(Exercise instructions):
Give the lines below again exactly, starting with the line that holds "Zelante recorded the" and going on through the line that holds "goods | 1654.4 |".

(Given entries):
--------------------------------------------------

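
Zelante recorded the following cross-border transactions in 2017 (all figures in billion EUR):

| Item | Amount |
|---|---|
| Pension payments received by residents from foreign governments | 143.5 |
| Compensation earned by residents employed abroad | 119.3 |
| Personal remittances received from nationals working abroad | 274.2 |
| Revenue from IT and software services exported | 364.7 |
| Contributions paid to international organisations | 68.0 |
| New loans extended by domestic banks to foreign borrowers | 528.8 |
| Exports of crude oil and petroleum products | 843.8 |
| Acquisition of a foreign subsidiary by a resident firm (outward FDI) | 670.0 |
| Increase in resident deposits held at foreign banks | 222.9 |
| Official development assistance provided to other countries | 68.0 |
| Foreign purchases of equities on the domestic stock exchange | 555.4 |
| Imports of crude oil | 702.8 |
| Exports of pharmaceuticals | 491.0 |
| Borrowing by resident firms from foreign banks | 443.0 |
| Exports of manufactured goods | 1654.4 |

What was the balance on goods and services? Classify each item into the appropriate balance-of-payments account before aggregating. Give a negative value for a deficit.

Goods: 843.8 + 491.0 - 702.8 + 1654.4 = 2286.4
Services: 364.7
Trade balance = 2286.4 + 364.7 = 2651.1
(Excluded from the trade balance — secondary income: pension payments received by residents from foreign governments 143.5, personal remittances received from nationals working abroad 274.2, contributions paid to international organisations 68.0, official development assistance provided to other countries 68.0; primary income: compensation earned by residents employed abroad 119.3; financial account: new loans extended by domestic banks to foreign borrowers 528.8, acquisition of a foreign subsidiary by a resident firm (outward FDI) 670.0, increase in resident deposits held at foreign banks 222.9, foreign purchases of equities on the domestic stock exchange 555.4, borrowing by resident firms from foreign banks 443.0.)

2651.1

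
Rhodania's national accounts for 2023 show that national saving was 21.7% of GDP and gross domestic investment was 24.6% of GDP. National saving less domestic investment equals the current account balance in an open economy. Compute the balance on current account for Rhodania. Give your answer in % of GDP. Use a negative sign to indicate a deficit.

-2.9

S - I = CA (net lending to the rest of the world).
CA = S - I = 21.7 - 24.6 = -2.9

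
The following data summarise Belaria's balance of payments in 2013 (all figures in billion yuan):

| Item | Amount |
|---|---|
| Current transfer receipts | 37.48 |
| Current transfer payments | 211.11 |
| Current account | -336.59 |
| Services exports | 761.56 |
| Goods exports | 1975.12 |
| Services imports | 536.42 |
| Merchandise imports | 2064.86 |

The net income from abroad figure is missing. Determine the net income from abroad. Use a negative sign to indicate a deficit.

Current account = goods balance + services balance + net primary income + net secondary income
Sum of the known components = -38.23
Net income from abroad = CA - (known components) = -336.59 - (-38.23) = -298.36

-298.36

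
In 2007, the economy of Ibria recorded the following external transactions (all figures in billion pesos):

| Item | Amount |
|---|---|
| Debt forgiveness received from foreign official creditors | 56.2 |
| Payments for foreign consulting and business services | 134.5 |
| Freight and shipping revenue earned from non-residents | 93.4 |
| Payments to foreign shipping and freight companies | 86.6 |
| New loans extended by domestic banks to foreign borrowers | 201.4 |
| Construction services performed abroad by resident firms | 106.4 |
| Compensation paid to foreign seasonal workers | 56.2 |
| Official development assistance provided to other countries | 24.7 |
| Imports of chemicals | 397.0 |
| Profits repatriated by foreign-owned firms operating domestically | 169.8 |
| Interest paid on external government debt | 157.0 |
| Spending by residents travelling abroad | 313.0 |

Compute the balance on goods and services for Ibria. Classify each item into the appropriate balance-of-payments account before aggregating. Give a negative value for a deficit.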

--------------------------------------------------

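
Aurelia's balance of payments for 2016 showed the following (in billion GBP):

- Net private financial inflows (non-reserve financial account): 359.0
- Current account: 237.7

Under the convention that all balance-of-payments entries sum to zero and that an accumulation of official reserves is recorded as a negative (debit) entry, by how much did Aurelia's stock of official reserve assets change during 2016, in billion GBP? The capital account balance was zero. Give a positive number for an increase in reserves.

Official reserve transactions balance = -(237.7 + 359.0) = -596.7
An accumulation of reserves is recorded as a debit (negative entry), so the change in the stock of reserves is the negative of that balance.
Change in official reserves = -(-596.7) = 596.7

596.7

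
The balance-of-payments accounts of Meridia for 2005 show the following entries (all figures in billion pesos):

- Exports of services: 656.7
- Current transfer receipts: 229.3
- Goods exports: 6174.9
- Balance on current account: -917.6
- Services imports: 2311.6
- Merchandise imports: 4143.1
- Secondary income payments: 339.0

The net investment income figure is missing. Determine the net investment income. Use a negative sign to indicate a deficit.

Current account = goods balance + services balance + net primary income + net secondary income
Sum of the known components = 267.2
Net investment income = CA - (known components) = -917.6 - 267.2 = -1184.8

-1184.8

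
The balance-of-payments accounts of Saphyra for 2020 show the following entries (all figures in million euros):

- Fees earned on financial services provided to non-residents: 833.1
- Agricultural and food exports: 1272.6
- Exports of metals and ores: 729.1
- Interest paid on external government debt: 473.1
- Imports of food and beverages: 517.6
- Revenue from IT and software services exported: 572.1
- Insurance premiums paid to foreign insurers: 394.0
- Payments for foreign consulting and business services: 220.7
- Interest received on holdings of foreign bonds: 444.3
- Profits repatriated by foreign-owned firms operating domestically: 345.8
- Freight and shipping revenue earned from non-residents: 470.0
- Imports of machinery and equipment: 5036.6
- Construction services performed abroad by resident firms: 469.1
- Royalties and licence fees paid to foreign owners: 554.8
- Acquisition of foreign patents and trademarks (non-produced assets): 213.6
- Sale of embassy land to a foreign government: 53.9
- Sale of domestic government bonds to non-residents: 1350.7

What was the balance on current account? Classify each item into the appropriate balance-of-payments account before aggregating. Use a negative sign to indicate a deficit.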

--------------------------------------------------

(Answer section):
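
Zelante recorded the following cross-border transactions in 2017 (all figures in billion EUR):

| Item | Amount |
|---|---|
| Pension payments received by residents from foreign governments | 143.5 |
| Compensation earned by residents employed abroad | 119.3 |
| Personal remittances received from nationals working abroad | 274.2 |
| Revenue from IT and software services exported | 364.7 |
| Contributions paid to international organisations | 68.0 |
| New loans extended by domestic banks to foreign borrowers | 528.8 |
| Exports of crude oil and petroleum products | 843.8 |
| Acquisition of a foreign subsidiary by a resident firm (outward FDI) | 670.0 |
| Increase in resident deposits held at foreign banks | 222.9 |
| Official development assistance provided to other countries | 68.0 |
| Foreign purchases of equities on the domestic stock exchange | 555.4 |
| Imports of crude oil | 702.8 |
| Exports of pharmaceuticals | 491.0 |
| Borrowing by resident firms from foreign banks | 443.0 |
| Exports of manufactured goods | 1654.4 |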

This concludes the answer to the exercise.